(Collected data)
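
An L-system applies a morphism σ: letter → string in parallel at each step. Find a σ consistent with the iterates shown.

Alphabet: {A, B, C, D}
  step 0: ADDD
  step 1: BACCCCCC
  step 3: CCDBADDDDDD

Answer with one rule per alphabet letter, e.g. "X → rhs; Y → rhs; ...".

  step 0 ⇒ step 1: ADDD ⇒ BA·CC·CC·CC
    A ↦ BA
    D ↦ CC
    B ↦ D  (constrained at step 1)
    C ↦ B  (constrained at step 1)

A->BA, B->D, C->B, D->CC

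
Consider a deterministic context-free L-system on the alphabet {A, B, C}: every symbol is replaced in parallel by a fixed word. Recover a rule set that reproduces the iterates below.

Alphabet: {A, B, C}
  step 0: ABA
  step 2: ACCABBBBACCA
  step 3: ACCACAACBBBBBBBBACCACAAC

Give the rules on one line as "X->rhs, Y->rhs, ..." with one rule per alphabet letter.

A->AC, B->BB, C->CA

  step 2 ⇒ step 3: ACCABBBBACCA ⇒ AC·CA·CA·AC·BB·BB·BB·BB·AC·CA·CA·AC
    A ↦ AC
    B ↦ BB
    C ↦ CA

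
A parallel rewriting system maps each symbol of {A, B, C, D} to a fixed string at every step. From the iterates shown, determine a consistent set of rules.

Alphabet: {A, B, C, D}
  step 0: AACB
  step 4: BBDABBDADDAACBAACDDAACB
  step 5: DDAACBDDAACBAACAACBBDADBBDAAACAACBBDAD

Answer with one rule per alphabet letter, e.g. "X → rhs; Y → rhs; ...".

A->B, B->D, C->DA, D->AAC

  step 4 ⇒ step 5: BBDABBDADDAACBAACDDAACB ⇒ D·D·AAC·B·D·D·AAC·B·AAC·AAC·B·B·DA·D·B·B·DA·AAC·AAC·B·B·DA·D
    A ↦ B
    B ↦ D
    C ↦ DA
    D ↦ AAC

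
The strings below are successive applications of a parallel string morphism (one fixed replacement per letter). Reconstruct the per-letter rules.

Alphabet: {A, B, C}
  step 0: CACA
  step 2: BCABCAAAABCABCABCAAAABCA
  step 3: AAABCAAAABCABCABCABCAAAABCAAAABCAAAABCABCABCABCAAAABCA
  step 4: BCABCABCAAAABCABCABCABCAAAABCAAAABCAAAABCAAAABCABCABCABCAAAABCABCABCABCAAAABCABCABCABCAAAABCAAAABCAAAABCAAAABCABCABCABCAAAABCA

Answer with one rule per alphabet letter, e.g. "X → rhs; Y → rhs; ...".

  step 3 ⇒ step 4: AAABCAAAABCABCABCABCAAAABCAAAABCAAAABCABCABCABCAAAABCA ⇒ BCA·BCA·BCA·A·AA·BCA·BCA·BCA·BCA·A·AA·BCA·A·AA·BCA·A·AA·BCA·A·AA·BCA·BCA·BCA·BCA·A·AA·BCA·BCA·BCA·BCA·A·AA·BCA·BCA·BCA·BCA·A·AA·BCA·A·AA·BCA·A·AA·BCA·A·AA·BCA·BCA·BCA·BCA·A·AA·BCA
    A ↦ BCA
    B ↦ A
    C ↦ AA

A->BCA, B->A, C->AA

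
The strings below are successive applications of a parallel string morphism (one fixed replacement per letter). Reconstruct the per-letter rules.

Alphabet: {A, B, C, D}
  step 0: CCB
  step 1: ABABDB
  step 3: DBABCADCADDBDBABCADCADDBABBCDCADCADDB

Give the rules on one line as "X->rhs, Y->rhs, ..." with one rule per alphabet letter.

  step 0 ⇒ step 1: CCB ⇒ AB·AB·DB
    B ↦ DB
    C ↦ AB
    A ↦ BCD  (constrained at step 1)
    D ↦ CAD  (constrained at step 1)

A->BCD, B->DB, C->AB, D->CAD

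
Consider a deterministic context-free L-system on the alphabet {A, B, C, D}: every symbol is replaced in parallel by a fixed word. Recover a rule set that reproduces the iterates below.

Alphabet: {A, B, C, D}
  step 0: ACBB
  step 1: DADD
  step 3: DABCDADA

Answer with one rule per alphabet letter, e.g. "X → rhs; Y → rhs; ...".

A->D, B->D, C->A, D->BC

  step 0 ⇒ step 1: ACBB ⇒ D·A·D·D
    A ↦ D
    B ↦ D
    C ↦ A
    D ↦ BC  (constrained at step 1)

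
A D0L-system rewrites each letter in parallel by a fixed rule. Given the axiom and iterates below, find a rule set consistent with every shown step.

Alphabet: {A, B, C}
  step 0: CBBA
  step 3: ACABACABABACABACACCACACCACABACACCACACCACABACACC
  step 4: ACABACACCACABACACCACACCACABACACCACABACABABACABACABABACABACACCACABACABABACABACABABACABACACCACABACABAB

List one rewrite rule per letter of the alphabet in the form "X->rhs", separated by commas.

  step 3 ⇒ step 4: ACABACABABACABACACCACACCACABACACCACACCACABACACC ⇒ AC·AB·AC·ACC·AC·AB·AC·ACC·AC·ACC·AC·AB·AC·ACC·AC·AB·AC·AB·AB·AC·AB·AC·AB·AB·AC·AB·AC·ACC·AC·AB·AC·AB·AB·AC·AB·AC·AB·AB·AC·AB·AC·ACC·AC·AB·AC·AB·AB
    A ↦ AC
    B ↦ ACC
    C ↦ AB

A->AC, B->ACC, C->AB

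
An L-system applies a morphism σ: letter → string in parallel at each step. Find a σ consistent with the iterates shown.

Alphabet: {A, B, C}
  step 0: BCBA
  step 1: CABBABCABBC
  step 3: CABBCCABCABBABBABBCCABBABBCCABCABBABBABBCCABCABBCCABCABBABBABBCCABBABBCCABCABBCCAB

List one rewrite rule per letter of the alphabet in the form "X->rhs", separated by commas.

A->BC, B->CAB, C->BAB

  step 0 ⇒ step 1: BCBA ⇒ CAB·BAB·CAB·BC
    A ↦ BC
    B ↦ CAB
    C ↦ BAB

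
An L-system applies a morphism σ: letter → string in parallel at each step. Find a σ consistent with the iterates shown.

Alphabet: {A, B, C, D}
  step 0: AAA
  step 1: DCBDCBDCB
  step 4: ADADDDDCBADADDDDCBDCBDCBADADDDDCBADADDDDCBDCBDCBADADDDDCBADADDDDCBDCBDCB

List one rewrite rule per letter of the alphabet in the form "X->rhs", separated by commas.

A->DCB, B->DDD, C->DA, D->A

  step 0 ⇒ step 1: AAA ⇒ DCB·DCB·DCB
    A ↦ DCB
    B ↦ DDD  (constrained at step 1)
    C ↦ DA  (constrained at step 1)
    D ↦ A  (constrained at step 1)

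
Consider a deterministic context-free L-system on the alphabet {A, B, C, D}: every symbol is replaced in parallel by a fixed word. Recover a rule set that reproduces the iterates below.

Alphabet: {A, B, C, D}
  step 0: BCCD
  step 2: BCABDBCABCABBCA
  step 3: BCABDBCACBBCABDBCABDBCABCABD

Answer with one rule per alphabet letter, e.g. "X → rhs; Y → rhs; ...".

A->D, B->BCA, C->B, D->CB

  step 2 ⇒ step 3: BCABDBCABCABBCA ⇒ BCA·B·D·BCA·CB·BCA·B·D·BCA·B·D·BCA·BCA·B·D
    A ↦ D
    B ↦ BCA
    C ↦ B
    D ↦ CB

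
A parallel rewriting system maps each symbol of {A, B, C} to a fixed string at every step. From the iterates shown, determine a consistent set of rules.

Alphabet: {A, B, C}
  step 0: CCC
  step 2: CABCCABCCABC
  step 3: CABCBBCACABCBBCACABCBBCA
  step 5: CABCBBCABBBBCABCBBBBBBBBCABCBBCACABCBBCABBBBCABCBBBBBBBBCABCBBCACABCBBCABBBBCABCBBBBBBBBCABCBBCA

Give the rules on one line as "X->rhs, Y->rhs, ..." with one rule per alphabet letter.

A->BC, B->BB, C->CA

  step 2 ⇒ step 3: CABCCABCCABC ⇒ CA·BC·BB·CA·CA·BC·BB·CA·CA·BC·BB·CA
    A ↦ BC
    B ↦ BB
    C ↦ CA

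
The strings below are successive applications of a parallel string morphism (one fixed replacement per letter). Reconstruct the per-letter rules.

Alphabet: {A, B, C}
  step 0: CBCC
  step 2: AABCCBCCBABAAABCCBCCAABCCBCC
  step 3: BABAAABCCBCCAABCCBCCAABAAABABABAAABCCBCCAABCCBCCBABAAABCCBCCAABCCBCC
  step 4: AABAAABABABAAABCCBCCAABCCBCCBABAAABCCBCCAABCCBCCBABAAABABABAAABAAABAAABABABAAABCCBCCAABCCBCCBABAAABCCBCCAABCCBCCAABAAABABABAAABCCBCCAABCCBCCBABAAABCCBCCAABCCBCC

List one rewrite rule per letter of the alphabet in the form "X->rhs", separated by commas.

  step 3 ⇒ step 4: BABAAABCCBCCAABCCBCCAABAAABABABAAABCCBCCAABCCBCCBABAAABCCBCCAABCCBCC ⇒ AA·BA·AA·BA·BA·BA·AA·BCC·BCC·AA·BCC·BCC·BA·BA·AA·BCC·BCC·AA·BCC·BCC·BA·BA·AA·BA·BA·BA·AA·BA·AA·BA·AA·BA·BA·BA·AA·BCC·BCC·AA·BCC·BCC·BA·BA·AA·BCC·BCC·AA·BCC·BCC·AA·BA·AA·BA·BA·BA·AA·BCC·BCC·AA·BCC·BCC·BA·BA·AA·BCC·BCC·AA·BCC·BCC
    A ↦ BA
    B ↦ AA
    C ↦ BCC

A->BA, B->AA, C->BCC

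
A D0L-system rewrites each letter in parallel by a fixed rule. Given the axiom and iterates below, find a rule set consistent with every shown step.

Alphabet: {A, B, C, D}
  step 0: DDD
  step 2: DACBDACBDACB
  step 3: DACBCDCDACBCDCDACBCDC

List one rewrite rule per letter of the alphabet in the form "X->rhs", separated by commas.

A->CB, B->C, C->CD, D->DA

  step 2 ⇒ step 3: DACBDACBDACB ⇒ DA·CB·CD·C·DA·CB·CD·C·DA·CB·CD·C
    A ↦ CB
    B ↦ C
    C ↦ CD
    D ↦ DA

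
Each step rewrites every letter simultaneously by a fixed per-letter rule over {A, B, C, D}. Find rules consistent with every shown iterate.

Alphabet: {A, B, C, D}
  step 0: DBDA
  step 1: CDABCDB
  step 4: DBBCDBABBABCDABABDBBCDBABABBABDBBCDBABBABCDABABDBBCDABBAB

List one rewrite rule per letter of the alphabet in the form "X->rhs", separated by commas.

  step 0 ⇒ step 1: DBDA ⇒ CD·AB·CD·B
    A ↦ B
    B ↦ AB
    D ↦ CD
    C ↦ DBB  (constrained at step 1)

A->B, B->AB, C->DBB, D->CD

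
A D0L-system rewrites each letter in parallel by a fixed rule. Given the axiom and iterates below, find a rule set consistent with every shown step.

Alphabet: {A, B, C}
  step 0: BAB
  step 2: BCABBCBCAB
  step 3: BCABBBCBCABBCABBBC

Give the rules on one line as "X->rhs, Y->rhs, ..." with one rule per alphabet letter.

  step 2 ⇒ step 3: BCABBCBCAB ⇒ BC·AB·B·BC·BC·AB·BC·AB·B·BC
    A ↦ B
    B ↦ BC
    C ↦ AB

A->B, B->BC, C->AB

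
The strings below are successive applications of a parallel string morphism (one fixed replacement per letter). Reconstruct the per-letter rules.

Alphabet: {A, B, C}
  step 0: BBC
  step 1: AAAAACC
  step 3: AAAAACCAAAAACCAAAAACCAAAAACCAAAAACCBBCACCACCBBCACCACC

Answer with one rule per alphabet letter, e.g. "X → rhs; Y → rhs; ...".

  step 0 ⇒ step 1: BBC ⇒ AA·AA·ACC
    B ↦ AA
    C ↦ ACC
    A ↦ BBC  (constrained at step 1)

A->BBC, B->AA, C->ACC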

--

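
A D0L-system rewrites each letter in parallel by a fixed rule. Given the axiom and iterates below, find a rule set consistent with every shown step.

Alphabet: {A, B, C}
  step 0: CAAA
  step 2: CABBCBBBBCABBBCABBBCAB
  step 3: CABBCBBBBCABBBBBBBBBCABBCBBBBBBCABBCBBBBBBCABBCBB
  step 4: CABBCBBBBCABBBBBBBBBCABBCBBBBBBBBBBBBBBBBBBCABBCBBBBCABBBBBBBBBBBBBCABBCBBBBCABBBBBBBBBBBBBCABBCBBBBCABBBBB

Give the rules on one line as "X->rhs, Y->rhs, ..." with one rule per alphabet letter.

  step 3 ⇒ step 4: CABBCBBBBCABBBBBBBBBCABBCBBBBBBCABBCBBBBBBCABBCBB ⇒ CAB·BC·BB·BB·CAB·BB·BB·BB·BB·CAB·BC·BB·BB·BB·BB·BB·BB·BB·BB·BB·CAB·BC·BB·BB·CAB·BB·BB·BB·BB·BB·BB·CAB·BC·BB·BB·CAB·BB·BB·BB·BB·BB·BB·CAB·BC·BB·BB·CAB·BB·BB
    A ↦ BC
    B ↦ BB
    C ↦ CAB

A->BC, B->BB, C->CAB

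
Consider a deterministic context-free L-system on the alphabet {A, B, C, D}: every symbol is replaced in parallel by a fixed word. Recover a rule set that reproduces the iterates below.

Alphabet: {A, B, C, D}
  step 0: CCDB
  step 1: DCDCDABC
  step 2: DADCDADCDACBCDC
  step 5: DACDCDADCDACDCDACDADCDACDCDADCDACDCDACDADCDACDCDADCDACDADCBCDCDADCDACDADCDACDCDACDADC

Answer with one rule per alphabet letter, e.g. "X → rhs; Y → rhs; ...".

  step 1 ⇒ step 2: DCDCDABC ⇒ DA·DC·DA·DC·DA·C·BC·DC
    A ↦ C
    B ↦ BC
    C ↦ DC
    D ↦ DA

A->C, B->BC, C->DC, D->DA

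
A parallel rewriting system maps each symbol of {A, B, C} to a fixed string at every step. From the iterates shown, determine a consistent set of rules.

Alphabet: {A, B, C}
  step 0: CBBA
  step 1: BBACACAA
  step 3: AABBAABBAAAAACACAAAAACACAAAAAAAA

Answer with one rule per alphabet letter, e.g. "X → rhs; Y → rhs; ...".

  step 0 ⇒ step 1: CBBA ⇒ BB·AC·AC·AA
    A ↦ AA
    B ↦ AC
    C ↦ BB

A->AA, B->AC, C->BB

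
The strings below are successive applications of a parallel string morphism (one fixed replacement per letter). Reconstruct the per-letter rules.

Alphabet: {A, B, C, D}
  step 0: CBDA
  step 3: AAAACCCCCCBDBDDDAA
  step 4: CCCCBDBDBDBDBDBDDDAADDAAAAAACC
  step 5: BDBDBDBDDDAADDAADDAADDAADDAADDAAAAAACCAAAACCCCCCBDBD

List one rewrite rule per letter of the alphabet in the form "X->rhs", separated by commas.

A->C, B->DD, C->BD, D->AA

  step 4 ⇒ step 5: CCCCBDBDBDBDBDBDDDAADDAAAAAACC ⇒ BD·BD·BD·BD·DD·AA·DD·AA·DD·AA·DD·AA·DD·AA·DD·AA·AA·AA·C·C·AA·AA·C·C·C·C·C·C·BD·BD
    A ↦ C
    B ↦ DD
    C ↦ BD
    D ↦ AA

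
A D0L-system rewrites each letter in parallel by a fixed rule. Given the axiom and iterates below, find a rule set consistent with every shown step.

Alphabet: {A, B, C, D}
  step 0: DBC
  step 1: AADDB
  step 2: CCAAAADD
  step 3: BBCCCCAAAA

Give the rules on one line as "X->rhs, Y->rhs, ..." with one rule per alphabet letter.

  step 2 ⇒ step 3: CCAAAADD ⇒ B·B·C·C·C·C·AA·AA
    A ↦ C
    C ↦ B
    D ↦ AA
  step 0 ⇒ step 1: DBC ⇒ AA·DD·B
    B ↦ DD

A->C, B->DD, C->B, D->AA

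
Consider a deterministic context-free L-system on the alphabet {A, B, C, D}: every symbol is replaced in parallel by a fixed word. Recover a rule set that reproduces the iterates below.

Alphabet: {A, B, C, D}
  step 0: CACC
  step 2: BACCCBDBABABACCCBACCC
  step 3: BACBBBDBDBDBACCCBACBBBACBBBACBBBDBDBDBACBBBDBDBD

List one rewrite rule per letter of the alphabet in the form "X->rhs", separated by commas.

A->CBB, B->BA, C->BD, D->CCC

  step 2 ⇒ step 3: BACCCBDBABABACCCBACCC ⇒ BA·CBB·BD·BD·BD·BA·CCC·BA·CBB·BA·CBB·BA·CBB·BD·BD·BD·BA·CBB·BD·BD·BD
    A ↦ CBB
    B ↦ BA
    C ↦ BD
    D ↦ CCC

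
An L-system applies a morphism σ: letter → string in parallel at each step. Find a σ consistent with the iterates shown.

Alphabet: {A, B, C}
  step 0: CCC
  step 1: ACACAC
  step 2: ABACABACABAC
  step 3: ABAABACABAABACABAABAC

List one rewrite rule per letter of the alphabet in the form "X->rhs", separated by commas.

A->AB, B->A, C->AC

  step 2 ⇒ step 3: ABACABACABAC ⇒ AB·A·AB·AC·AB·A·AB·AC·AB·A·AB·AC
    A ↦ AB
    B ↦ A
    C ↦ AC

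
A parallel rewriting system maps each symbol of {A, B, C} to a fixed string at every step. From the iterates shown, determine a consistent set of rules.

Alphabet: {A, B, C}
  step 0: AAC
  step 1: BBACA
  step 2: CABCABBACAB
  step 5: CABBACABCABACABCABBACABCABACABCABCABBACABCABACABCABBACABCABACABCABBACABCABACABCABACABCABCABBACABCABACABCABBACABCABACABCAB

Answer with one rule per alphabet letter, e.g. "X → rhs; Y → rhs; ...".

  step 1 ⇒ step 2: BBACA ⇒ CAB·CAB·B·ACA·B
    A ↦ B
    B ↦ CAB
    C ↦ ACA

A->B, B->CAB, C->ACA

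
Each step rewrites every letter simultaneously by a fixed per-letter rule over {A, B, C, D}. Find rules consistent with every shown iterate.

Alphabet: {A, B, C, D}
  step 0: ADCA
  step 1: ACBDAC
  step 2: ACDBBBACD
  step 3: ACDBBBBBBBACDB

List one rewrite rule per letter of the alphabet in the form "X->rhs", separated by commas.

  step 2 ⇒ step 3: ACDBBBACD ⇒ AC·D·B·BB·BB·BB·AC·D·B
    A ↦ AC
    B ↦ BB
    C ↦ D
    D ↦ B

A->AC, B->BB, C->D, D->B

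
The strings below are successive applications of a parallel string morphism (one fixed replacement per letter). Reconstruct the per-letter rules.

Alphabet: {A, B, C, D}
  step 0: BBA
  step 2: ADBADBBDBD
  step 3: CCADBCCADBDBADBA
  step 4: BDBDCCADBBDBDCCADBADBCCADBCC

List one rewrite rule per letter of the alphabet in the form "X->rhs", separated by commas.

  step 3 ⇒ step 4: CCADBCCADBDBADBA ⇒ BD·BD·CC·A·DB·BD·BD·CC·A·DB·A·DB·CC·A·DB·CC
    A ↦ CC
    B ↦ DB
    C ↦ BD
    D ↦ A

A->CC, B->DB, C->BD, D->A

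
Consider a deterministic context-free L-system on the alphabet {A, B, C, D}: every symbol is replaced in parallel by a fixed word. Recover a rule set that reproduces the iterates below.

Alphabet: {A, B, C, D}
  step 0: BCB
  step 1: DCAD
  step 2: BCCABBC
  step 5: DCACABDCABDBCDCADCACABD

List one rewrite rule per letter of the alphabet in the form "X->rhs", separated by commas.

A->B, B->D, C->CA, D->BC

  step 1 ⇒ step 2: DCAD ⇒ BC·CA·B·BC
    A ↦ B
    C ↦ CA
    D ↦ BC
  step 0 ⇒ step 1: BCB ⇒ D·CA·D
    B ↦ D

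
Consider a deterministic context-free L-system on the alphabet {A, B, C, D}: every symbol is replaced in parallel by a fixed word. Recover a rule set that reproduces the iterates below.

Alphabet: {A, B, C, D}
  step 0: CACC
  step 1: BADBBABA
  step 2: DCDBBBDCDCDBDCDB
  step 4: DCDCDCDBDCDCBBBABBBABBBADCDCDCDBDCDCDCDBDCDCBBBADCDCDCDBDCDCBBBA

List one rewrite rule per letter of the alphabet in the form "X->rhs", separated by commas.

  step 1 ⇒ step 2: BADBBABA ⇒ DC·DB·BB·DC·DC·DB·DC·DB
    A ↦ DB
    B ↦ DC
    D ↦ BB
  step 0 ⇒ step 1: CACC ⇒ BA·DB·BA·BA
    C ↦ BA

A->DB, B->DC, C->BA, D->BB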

■ Problem details
Given the data above, transcribe exactly the lines from the one containing "step 0: CBCC" down to the one containing "step 3: BCABBBCBCABBCABBBC", and no others.

■ Task result
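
  step 0: CBCC
  step 2: AABCCBCCBABAAABCCBCCAABCCBCC
  step 3: BABAAABCCBCCAABCCBCCAABAAABABABAAABCCBCCAABCCBCCBABAAABCCBCCAABCCBCC
  step 4: AABAAABABABAAABCCBCCAABCCBCCBABAAABCCBCCAABCCBCCBABAAABABABAAABAAABAAABABABAAABCCBCCAABCCBCCBABAAABCCBCCAABCCBCCAABAAABABABAAABCCBCCAABCCBCCBABAAABCCBCCAABCCBCC

List one rewrite rule per letter of the alphabet in the form "X->rhs", separated by commas.

  step 3 ⇒ step 4: BABAAABCCBCCAABCCBCCAABAAABABABAAABCCBCCAABCCBCCBABAAABCCBCCAABCCBCC ⇒ AA·BA·AA·BA·BA·BA·AA·BCC·BCC·AA·BCC·BCC·BA·BA·AA·BCC·BCC·AA·BCC·BCC·BA·BA·AA·BA·BA·BA·AA·BA·AA·BA·AA·BA·BA·BA·AA·BCC·BCC·AA·BCC·BCC·BA·BA·AA·BCC·BCC·AA·BCC·BCC·AA·BA·AA·BA·BA·BA·AA·BCC·BCC·AA·BCC·BCC·BA·BA·AA·BCC·BCC·AA·BCC·BCC
    A ↦ BA
    B ↦ AA
    C ↦ BCC

A->BA, B->AA, C->BCC

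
A D0L-system rewrites each letter in parallel by a fixed rule. Given the axiom and iterates below, find a rule set consistent with every shown step.

Alphabet: {A, B, C, D}
  step 0: DDD
  step 2: DACBDACBDACB
  step 3: DACBCDCDACBCDCDACBCDC

List one rewrite rule per letter of the alphabet in the form "X->rhs", separated by commas.

A->CB, B->C, C->CD, D->DA

  step 2 ⇒ step 3: DACBDACBDACB ⇒ DA·CB·CD·C·DA·CB·CD·C·DA·CB·CD·C
    A ↦ CB
    B ↦ C
    C ↦ CD
    D ↦ DA

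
Each step rewrites every letter simultaneously by a fixed per-letter rule over {A, B, C, D}. Find rules consistent with every shown iterate.

Alphabet: {A, B, C, D}
  step 0: DBDA
  step 1: CDABCDB
  step 4: DBBCDBABBABCDABABDBBCDBABABBABDBBCDBABBABCDABABDBBCDABBAB

List one rewrite rule per letter of the alphabet in the form "X->rhs", separated by commas.

  step 0 ⇒ step 1: DBDA ⇒ CD·AB·CD·B
    A ↦ B
    B ↦ AB
    D ↦ CD
    C ↦ DBB  (constrained at step 1)

A->B, B->AB, C->DBB, D->CD

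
A D0L-system rewrites each letter in parallel by a fixed rule. Given the axiom and iterates below, find a rule set consistent with every shown step.

Alphabet: {A, B, C}
  step 0: BAB
  step 2: BCABBCBCAB
  step 3: BCABBBCBCABBCABBBC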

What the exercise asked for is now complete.